__WHAT THE EXERCISE ASKS__
If a line below includes the string "Masses", copy it.

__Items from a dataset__
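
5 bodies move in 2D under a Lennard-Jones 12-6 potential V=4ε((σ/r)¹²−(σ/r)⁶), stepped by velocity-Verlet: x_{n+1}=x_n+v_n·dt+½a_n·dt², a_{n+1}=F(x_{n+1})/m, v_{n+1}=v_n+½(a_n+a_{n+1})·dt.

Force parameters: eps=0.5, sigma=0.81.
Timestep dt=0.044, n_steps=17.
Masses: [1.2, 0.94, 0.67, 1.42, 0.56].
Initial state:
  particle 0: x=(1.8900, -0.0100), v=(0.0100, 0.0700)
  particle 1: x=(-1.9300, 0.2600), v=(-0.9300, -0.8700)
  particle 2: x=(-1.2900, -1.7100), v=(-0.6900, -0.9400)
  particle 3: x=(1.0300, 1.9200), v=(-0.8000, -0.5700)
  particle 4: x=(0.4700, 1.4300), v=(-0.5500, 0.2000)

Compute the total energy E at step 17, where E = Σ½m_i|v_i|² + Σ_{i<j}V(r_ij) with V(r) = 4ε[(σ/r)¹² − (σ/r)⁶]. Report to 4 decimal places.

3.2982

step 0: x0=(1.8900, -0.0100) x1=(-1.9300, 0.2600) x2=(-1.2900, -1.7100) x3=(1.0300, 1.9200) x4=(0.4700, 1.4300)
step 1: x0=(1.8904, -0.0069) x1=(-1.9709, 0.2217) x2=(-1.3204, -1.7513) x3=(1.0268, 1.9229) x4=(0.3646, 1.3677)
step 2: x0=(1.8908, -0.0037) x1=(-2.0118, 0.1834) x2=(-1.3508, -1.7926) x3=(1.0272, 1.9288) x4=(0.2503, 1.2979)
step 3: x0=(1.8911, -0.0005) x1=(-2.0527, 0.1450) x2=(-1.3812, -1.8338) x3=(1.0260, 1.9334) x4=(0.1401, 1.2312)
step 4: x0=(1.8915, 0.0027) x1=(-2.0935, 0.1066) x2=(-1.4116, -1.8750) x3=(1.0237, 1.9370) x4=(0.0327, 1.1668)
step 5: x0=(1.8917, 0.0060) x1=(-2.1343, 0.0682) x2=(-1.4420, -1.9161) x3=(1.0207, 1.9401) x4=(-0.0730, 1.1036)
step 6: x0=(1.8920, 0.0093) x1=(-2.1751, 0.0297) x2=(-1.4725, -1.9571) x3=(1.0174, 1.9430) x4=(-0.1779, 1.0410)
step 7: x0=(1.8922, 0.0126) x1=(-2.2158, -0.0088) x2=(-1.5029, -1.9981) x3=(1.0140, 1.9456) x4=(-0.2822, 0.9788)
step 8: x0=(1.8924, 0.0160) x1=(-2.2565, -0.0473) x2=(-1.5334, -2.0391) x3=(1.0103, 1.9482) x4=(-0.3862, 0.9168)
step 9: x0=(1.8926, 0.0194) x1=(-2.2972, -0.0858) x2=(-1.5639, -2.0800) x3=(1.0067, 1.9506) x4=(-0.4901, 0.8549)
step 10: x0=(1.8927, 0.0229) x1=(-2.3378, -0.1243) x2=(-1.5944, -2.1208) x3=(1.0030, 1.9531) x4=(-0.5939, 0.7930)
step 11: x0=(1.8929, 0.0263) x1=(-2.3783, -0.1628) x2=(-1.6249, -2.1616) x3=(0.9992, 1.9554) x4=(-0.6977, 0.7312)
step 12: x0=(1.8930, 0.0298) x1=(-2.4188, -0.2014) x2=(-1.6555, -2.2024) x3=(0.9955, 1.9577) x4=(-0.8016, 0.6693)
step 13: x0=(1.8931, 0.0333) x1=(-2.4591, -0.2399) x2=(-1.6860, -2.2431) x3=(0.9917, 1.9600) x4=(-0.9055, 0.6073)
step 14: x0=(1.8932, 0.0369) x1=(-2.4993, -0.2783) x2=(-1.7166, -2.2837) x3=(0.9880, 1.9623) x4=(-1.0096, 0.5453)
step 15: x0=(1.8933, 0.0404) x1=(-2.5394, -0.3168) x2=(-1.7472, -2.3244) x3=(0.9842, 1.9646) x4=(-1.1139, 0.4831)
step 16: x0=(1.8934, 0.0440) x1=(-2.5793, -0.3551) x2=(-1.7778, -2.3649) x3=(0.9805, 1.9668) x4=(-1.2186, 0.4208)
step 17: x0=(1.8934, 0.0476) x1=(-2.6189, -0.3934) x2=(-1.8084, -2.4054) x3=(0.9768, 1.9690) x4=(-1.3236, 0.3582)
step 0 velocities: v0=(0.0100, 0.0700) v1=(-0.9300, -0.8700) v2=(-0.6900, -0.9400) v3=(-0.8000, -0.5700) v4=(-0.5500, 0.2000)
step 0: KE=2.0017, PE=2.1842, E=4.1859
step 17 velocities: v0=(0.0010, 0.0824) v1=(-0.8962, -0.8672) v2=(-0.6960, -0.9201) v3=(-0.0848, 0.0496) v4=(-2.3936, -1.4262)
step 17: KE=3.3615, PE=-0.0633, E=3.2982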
* * *
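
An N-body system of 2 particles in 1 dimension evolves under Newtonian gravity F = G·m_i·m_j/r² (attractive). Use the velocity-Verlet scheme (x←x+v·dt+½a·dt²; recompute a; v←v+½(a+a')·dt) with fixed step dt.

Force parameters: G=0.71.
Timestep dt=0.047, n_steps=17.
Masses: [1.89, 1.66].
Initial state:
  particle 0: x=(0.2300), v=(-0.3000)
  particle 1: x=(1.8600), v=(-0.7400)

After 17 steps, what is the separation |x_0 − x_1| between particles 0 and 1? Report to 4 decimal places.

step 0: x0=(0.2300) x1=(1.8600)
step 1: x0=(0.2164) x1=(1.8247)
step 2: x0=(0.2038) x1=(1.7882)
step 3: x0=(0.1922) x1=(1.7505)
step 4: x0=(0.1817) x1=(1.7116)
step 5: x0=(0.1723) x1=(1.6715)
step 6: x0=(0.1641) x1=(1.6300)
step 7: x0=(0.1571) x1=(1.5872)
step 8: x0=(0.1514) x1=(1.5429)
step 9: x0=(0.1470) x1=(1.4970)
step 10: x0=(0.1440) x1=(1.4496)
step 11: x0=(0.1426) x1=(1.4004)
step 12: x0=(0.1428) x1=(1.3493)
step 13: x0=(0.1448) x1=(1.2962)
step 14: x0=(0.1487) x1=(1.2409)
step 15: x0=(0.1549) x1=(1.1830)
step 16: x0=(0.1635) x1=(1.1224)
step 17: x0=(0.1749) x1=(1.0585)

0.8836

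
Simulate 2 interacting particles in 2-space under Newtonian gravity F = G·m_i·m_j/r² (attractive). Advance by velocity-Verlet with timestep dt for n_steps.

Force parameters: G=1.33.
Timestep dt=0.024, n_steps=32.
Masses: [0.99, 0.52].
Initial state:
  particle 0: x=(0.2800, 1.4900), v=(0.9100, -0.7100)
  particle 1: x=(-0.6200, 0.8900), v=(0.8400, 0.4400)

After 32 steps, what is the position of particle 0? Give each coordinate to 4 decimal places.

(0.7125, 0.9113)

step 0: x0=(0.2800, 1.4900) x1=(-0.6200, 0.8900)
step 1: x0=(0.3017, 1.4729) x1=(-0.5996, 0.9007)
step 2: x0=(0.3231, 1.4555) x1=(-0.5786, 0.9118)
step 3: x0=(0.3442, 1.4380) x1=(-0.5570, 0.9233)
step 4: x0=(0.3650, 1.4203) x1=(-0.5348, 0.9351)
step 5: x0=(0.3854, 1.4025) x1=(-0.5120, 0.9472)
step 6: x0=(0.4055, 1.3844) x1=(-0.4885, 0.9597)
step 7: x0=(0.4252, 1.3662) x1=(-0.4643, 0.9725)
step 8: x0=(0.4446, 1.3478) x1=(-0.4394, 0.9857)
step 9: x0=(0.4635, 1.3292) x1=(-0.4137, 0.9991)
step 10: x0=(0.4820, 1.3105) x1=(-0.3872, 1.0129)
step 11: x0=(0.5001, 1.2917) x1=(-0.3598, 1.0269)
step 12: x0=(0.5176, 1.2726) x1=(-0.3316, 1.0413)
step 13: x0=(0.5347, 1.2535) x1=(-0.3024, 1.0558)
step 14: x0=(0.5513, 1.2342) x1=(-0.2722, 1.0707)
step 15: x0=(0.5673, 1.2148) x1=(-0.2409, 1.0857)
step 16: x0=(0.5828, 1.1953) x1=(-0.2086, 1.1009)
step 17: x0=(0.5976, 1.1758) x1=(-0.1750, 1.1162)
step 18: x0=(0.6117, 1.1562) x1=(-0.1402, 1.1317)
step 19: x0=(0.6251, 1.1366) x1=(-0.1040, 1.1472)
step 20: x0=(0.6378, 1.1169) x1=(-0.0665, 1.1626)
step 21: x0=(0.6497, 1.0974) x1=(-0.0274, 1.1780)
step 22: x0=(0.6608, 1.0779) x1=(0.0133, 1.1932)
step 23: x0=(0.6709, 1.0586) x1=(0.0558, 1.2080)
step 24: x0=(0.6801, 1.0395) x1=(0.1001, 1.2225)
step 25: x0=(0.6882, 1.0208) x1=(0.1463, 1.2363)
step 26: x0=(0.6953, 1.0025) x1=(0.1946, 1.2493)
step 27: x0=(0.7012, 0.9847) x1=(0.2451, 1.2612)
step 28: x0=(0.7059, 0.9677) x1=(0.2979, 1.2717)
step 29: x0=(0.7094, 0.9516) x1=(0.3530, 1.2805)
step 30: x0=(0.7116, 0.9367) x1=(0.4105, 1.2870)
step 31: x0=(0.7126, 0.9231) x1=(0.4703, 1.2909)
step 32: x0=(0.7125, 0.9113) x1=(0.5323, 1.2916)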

__OUTPUT OF THE TASK__
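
Masses: [1.2, 0.94, 0.67, 1.42, 0.56].
Masses: [1.89, 1.66].
Masses: [0.99, 0.52].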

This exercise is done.